▶ _Problem description_
Copy out the entries that come next, exactly.

▶ _The input_
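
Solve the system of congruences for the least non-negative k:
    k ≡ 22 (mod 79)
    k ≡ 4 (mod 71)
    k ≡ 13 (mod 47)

The moduli are pairwise coprime; N = 79·71·47 = 263623.
N/79 = 3337; 3337 ≡ 19 (mod 79); 19·25 ≡ 1, so inverse 25.
N/71 = 3713; 3713 ≡ 21 (mod 71); 21·44 ≡ 1, so inverse 44.
N/47 = 5609; 5609 ≡ 16 (mod 47); 16·3 ≡ 1, so inverse 3.
k ≡ 22·3337·25 + 4·3713·44 + 13·5609·3 = 2707589.
2707589 mod 263623 = 71359.

71359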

▶ _Exercise answer_
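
Solve the system of congruences for the least non-negative k:
    k ≡ 22 (mod 79)
    k ≡ 4 (mod 71)
    k ≡ 13 (mod 47)

The moduli are pairwise coprime; N = 79·71·47 = 263623.
N/79 = 3337; 3337 ≡ 19 (mod 79); 19·25 ≡ 1, so inverse 25.
N/71 = 3713; 3713 ≡ 21 (mod 71); 21·44 ≡ 1, so inverse 44.
N/47 = 5609; 5609 ≡ 16 (mod 47); 16·3 ≡ 1, so inverse 3.
k ≡ 22·3337·25 + 4·3713·44 + 13·5609·3 = 2707589.
2707589 mod 263623 = 71359.

71359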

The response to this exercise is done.